→ **WHAT THE TASK REQUIRES**
Exactly reproduce each entry, leaving out nothing.

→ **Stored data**
⟨
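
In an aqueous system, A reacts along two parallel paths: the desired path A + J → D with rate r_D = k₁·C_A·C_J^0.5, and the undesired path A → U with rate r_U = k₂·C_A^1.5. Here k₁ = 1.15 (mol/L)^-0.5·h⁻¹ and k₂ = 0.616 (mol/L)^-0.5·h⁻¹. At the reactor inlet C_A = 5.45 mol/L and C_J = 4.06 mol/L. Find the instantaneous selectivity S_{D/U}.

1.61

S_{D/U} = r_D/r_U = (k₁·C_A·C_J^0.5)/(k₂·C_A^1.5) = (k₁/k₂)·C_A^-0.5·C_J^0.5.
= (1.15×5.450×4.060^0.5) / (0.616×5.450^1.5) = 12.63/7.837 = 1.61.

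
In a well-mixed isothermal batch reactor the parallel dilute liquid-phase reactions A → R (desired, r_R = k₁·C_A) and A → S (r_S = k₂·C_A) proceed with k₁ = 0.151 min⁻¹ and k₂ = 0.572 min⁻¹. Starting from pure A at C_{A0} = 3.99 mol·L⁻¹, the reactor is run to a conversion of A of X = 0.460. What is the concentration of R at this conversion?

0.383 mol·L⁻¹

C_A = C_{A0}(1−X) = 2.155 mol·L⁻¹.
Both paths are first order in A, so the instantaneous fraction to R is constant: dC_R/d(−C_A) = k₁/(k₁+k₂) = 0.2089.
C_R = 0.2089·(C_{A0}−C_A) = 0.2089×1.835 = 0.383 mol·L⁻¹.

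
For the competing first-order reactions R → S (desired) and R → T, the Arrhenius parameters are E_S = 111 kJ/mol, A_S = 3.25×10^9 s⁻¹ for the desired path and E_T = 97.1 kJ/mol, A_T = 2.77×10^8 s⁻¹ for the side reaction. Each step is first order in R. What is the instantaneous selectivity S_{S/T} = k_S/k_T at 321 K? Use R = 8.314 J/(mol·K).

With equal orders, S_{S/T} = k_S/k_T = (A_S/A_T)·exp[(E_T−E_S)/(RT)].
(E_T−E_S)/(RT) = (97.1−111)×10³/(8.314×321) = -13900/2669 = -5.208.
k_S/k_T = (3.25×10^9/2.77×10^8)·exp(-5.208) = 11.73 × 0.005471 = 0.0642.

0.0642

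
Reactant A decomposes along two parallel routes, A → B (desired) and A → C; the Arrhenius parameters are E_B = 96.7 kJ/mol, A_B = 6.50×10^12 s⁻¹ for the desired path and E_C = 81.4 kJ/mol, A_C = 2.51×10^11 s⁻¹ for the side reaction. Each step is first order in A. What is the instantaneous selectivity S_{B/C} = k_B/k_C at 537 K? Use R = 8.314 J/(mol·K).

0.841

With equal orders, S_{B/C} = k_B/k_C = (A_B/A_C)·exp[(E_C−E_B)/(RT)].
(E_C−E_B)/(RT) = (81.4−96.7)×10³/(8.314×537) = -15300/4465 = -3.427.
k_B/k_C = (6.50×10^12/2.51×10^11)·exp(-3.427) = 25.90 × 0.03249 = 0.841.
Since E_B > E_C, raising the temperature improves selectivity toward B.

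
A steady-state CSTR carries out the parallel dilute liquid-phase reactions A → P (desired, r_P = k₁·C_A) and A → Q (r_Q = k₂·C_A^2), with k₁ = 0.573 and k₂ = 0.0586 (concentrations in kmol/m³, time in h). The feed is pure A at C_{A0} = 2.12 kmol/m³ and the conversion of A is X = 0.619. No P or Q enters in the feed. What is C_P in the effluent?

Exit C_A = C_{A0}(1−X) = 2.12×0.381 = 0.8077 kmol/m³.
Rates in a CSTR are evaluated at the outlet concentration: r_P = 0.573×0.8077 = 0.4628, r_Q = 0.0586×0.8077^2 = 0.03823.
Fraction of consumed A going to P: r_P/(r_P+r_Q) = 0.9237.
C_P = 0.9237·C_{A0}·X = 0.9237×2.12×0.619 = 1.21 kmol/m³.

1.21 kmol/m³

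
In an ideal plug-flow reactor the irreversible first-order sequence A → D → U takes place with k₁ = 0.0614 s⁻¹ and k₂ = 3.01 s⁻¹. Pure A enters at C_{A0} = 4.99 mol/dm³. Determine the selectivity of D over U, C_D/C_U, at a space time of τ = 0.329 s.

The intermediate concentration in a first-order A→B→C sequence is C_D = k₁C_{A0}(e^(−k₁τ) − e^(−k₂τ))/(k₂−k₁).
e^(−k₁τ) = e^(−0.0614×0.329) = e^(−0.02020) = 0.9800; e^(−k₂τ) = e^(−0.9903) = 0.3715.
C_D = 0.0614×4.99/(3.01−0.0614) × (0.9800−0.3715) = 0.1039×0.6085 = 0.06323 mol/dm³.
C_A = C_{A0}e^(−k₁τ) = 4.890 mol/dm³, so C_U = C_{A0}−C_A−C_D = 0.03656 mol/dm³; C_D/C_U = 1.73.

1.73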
⟩
→ **EXERCISE RESULT**
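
In an aqueous system, A reacts along two parallel paths: the desired path A + J → D with rate r_D = k₁·C_A·C_J^0.5, and the undesired path A → U with rate r_U = k₂·C_A^1.5. Here k₁ = 1.15 (mol/L)^-0.5·h⁻¹ and k₂ = 0.616 (mol/L)^-0.5·h⁻¹. At the reactor inlet C_A = 5.45 mol/L and C_J = 4.06 mol/L. Find the instantaneous selectivity S_{D/U}.

1.61

S_{D/U} = r_D/r_U = (k₁·C_A·C_J^0.5)/(k₂·C_A^1.5) = (k₁/k₂)·C_A^-0.5·C_J^0.5.
= (1.15×5.450×4.060^0.5) / (0.616×5.450^1.5) = 12.63/7.837 = 1.61.

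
In a well-mixed isothermal batch reactor the parallel dilute liquid-phase reactions A → R (desired, r_R = k₁·C_A) and A → S (r_S = k₂·C_A) proceed with k₁ = 0.151 min⁻¹ and k₂ = 0.572 min⁻¹. Starting from pure A at C_{A0} = 3.99 mol·L⁻¹, the reactor is run to a conversion of A of X = 0.460. What is the concentration of R at this conversion?

0.383 mol·L⁻¹

C_A = C_{A0}(1−X) = 2.155 mol·L⁻¹.
Both paths are first order in A, so the instantaneous fraction to R is constant: dC_R/d(−C_A) = k₁/(k₁+k₂) = 0.2089.
C_R = 0.2089·(C_{A0}−C_A) = 0.2089×1.835 = 0.383 mol·L⁻¹.

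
For the competing first-order reactions R → S (desired) and R → T, the Arrhenius parameters are E_S = 111 kJ/mol, A_S = 3.25×10^9 s⁻¹ for the desired path and E_T = 97.1 kJ/mol, A_T = 2.77×10^8 s⁻¹ for the side reaction. Each step is first order in R. What is the instantaneous selectivity S_{S/T} = k_S/k_T at 321 K? Use R = 8.314 J/(mol·K).

With equal orders, S_{S/T} = k_S/k_T = (A_S/A_T)·exp[(E_T−E_S)/(RT)].
(E_T−E_S)/(RT) = (97.1−111)×10³/(8.314×321) = -13900/2669 = -5.208.
k_S/k_T = (3.25×10^9/2.77×10^8)·exp(-5.208) = 11.73 × 0.005471 = 0.0642.

0.0642

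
Reactant A decomposes along two parallel routes, A → B (desired) and A → C; the Arrhenius parameters are E_B = 96.7 kJ/mol, A_B = 6.50×10^12 s⁻¹ for the desired path and E_C = 81.4 kJ/mol, A_C = 2.51×10^11 s⁻¹ for the side reaction. Each step is first order in A. What is the instantaneous selectivity S_{B/C} = k_B/k_C at 537 K? Use R = 8.314 J/(mol·K).

0.841

With equal orders, S_{B/C} = k_B/k_C = (A_B/A_C)·exp[(E_C−E_B)/(RT)].
(E_C−E_B)/(RT) = (81.4−96.7)×10³/(8.314×537) = -15300/4465 = -3.427.
k_B/k_C = (6.50×10^12/2.51×10^11)·exp(-3.427) = 25.90 × 0.03249 = 0.841.
Since E_B > E_C, raising the temperature improves selectivity toward B.

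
A steady-state CSTR carries out the parallel dilute liquid-phase reactions A → P (desired, r_P = k₁·C_A) and A → Q (r_Q = k₂·C_A^2), with k₁ = 0.573 and k₂ = 0.0586 (concentrations in kmol/m³, time in h). The feed is pure A at C_{A0} = 2.12 kmol/m³ and the conversion of A is X = 0.619. No P or Q enters in the feed. What is C_P in the effluent?

Exit C_A = C_{A0}(1−X) = 2.12×0.381 = 0.8077 kmol/m³.
Rates in a CSTR are evaluated at the outlet concentration: r_P = 0.573×0.8077 = 0.4628, r_Q = 0.0586×0.8077^2 = 0.03823.
Fraction of consumed A going to P: r_P/(r_P+r_Q) = 0.9237.
C_P = 0.9237·C_{A0}·X = 0.9237×2.12×0.619 = 1.21 kmol/m³.

1.21 kmol/m³

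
In an ideal plug-flow reactor the irreversible first-order sequence A → D → U takes place with k₁ = 0.0614 s⁻¹ and k₂ = 3.01 s⁻¹. Pure A enters at C_{A0} = 4.99 mol/dm³. Determine the selectivity of D over U, C_D/C_U, at a space time of τ = 0.329 s.

The intermediate concentration in a first-order A→B→C sequence is C_D = k₁C_{A0}(e^(−k₁τ) − e^(−k₂τ))/(k₂−k₁).
e^(−k₁τ) = e^(−0.0614×0.329) = e^(−0.02020) = 0.9800; e^(−k₂τ) = e^(−0.9903) = 0.3715.
C_D = 0.0614×4.99/(3.01−0.0614) × (0.9800−0.3715) = 0.1039×0.6085 = 0.06323 mol/dm³.
C_A = C_{A0}e^(−k₁τ) = 4.890 mol/dm³, so C_U = C_{A0}−C_A−C_D = 0.03656 mol/dm³; C_D/C_U = 1.73.

1.73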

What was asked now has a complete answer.